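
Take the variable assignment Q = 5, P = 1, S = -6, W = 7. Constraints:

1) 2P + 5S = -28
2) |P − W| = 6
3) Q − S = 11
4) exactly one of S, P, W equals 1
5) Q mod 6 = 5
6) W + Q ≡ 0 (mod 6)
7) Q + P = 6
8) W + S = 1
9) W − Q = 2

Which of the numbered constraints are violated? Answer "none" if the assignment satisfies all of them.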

REQUIREMENT — All the data needs repeating. Return it exactly.

SOLUTION TO THIS PROBLEM —
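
Take the variable assignment Q = 5, P = 1, S = -6, W = 7. Constraints:

1) 2P + 5S = -28
2) |P − W| = 6
3) Q − S = 11
4) exactly one of S, P, W equals 1
5) Q mod 6 = 5
6) W + Q ≡ 0 (mod 6)
7) Q + P = 6
8) W + S = 1
9) W − Q = 2

Which of the numbered constraints are violated? Answer "none" if the assignment satisfies all of them.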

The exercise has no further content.